### ABOUT THIS TASK:
Beginning with the first line of the entries below, quote each line until you reach and include the line with "Actions: Player 1".

### INPUT FOR THIS TASK:
· · · · ·

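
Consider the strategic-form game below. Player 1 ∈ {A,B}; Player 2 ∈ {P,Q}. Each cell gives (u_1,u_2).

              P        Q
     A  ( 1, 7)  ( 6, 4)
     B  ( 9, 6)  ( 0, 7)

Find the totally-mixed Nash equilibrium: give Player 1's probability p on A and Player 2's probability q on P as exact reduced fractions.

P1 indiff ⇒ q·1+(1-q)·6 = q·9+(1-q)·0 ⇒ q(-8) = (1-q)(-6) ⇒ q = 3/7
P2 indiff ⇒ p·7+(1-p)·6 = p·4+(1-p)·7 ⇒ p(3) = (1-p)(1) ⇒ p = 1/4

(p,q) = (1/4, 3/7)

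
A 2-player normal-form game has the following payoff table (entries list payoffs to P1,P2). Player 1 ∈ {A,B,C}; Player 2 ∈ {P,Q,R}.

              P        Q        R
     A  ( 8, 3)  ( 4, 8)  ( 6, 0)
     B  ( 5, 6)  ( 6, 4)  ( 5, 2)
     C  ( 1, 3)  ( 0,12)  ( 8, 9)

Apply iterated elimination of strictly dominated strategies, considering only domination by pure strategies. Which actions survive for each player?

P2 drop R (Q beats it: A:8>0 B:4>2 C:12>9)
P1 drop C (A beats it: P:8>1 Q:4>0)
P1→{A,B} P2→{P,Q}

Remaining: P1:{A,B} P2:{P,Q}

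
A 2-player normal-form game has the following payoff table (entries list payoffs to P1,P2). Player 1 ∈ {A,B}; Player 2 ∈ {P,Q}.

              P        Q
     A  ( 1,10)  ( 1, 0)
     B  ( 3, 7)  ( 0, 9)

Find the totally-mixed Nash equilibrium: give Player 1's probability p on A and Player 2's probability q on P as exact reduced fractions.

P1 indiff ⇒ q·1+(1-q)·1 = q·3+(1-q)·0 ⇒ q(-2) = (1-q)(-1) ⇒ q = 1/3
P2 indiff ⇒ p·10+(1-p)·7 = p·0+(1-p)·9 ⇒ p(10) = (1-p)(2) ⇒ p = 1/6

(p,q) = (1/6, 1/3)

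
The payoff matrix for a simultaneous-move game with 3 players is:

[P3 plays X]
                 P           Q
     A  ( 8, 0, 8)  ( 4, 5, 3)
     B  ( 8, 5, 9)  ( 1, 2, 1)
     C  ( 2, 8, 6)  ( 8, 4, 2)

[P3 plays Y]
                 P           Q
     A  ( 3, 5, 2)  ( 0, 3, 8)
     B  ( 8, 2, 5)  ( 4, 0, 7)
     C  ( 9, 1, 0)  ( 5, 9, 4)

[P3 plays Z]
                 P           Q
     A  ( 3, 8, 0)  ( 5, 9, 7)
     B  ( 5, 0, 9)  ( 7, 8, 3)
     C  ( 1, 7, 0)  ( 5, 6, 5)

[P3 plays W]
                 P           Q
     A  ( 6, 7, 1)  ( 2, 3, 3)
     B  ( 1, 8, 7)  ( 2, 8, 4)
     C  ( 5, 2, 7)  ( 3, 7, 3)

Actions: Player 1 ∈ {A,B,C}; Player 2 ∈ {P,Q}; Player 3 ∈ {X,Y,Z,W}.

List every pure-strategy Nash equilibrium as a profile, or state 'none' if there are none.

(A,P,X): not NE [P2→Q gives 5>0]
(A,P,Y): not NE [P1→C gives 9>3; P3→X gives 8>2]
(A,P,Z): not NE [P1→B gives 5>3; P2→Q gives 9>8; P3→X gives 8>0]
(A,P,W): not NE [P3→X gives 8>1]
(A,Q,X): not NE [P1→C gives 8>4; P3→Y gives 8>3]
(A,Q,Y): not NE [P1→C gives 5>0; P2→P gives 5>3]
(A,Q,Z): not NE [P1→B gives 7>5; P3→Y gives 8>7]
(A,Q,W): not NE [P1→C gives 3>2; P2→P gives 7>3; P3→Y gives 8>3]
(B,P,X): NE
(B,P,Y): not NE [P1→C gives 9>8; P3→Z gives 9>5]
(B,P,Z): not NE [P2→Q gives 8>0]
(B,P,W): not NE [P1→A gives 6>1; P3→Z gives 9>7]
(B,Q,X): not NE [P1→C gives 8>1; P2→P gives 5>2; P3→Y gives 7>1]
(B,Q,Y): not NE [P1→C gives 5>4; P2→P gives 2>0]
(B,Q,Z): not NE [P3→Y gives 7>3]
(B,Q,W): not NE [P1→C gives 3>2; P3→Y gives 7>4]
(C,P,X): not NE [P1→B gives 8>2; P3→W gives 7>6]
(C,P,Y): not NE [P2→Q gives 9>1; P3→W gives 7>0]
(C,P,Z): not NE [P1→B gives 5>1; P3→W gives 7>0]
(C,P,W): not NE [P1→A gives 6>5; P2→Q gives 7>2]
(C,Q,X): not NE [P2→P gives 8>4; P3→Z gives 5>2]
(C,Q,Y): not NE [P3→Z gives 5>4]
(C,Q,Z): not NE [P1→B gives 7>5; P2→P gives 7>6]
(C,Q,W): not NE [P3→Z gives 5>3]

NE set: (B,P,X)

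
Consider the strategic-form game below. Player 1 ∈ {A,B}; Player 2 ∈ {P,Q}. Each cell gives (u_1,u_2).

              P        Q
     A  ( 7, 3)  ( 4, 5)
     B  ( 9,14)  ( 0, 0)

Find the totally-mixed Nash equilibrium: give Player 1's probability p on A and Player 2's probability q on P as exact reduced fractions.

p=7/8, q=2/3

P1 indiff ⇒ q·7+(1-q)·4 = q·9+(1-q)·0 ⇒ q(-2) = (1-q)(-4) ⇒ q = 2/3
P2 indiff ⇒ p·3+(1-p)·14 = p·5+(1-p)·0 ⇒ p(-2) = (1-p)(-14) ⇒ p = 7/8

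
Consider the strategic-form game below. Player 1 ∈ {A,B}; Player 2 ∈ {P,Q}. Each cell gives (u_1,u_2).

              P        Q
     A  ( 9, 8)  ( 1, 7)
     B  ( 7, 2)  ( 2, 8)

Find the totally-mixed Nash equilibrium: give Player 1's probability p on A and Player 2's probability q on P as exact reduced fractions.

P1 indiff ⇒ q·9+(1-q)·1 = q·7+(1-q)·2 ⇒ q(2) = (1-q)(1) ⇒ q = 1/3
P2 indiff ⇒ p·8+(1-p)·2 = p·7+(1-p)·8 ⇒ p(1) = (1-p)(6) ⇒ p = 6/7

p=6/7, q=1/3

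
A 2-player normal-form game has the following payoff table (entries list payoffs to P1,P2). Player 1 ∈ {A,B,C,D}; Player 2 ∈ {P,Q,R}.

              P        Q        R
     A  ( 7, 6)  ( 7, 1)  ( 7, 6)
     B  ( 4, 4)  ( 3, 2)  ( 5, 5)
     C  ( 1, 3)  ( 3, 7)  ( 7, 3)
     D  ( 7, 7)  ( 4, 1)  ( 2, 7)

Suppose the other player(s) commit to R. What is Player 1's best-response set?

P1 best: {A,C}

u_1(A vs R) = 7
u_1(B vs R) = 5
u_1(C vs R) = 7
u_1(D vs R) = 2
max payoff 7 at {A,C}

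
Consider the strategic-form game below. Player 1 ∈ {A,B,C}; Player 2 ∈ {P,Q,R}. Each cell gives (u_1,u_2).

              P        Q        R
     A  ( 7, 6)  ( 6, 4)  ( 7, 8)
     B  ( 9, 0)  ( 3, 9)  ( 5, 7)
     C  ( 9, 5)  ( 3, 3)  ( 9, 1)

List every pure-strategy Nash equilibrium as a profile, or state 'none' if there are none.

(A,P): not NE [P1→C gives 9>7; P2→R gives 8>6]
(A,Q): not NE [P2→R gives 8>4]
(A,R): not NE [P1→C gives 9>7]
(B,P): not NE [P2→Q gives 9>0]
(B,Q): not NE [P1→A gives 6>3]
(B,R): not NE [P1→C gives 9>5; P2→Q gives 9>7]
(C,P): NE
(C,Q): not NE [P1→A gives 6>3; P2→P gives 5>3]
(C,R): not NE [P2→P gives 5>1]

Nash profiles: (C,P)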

· · · · ·

### SOLUTION TO THIS TASK:
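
Consider the strategic-form game below. Player 1 ∈ {A,B}; Player 2 ∈ {P,Q}. Each cell gives (u_1,u_2).

              P        Q
     A  ( 1, 7)  ( 6, 4)
     B  ( 9, 6)  ( 0, 7)

Find the totally-mixed Nash equilibrium: give Player 1's probability p on A and Player 2's probability q on P as exact reduced fractions.

P1 indiff ⇒ q·1+(1-q)·6 = q·9+(1-q)·0 ⇒ q(-8) = (1-q)(-6) ⇒ q = 3/7
P2 indiff ⇒ p·7+(1-p)·6 = p·4+(1-p)·7 ⇒ p(3) = (1-p)(1) ⇒ p = 1/4

(p,q) = (1/4, 3/7)

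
A 2-player normal-form game has the following payoff table (entries list payoffs to P1,P2). Player 1 ∈ {A,B,C}; Player 2 ∈ {P,Q,R}.

              P        Q        R
     A  ( 8, 3)  ( 4, 8)  ( 6, 0)
     B  ( 5, 6)  ( 6, 4)  ( 5, 2)
     C  ( 1, 3)  ( 0,12)  ( 8, 9)

Apply iterated elimination of strictly dominated strategies, considering only domination by pure strategies. Which actions survive for each player?

P2 drop R (Q beats it: A:8>0 B:4>2 C:12>9)
P1 drop C (A beats it: P:8>1 Q:4>0)
P1→{A,B} P2→{P,Q}

Remaining: P1:{A,B} P2:{P,Q}

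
A 2-player normal-form game has the following payoff table (entries list payoffs to P1,P2). Player 1 ∈ {A,B}; Player 2 ∈ {P,Q}.

              P        Q
     A  ( 1,10)  ( 1, 0)
     B  ( 3, 7)  ( 0, 9)

Find the totally-mixed Nash equilibrium: give Player 1's probability p on A and Player 2's probability q on P as exact reduced fractions.

P1 indiff ⇒ q·1+(1-q)·1 = q·3+(1-q)·0 ⇒ q(-2) = (1-q)(-1) ⇒ q = 1/3
P2 indiff ⇒ p·10+(1-p)·7 = p·0+(1-p)·9 ⇒ p(10) = (1-p)(2) ⇒ p = 1/6

(p,q) = (1/6, 1/3)

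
The payoff matrix for a simultaneous-move game with 3 players is:

[P3 plays X]
                 P           Q
     A  ( 8, 0, 8)  ( 4, 5, 3)
     B  ( 8, 5, 9)  ( 1, 2, 1)
     C  ( 2, 8, 6)  ( 8, 4, 2)

[P3 plays Y]
                 P           Q
     A  ( 3, 5, 2)  ( 0, 3, 8)
     B  ( 8, 2, 5)  ( 4, 0, 7)
     C  ( 9, 1, 0)  ( 5, 9, 4)

[P3 plays Z]
                 P           Q
     A  ( 3, 8, 0)  ( 5, 9, 7)
     B  ( 5, 0, 9)  ( 7, 8, 3)
     C  ( 1, 7, 0)  ( 5, 6, 5)

[P3 plays W]
                 P           Q
     A  ( 6, 7, 1)  ( 2, 3, 3)
     B  ( 1, 8, 7)  ( 2, 8, 4)
     C  ( 5, 2, 7)  ( 3, 7, 3)

Actions: Player 1 ∈ {A,B,C}; Player 2 ∈ {P,Q}; Player 3 ∈ {X,Y,Z,W}.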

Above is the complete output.